#### YOUR TASK
Single out the lines of the material that contain "portion" and copy them.

-------- RECORDED DATA --------

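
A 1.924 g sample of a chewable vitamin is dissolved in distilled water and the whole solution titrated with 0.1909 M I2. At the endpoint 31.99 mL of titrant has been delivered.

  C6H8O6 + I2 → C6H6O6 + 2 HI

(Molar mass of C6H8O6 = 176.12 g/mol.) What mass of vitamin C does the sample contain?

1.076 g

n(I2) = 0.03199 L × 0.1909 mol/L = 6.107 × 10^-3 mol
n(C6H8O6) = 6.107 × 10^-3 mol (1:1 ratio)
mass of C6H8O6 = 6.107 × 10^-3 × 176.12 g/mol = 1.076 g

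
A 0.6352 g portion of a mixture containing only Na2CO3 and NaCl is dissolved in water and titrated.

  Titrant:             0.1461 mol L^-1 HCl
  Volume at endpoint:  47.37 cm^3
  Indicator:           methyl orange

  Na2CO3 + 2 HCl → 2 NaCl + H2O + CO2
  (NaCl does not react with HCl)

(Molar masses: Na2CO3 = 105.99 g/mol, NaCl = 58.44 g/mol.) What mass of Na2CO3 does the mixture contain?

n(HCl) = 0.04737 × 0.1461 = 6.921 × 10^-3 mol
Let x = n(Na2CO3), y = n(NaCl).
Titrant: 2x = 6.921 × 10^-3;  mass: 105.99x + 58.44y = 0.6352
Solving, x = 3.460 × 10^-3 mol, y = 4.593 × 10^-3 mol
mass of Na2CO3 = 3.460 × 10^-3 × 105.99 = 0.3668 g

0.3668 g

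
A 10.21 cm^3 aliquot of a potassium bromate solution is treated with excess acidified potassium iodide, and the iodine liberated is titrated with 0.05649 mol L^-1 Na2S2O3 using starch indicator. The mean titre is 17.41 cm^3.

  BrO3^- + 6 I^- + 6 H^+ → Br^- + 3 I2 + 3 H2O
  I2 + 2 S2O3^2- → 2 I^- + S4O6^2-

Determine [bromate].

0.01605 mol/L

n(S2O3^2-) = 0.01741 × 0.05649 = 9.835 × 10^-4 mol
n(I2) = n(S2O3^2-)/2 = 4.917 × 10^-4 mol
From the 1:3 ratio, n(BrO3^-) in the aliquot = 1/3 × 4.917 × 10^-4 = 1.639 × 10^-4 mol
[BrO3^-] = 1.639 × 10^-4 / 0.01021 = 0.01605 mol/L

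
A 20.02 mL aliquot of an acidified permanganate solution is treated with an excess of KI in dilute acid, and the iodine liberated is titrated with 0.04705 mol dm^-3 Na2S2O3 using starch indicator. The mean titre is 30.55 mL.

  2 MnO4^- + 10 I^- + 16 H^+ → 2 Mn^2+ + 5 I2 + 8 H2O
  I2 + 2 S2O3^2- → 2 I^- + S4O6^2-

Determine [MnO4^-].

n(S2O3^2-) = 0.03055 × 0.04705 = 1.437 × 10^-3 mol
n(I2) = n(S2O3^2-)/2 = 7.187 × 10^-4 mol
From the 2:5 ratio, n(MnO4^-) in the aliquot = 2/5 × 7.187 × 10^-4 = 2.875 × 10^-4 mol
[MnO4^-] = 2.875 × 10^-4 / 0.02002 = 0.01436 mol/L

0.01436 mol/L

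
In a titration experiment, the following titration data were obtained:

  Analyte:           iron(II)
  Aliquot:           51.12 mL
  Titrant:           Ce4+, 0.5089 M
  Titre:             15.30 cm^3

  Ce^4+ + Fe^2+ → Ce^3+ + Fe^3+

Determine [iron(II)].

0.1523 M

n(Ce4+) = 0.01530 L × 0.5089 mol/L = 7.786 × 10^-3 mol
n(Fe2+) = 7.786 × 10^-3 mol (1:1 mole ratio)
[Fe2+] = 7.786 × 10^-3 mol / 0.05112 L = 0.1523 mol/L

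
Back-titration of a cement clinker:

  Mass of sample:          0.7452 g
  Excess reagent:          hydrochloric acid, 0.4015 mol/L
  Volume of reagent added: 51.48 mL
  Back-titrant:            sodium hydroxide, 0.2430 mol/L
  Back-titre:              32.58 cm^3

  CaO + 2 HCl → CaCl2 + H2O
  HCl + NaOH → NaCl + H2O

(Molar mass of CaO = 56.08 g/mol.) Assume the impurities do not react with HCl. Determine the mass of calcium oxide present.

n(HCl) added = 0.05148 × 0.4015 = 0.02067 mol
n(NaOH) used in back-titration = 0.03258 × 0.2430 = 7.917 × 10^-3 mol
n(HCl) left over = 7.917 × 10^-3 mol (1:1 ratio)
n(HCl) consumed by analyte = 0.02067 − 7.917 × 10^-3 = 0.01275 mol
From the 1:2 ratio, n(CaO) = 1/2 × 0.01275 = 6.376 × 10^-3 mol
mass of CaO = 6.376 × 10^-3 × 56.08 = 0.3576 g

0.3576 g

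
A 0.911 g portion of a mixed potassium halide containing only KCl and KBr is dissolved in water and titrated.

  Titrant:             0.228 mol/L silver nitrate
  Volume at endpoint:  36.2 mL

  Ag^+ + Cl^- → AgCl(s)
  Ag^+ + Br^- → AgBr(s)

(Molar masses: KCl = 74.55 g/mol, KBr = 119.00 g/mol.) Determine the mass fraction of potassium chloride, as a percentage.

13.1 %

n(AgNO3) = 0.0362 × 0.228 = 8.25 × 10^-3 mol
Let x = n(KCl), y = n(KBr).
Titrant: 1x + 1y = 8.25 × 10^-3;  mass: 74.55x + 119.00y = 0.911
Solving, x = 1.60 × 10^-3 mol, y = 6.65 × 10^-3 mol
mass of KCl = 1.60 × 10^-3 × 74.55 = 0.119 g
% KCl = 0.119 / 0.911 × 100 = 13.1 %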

--------

#### TASK RESPONSE
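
A 0.6352 g portion of a mixture containing only Na2CO3 and NaCl is dissolved in water and titrated.
A 0.911 g portion of a mixed potassium halide containing only KCl and KBr is dissolved in water and titrated.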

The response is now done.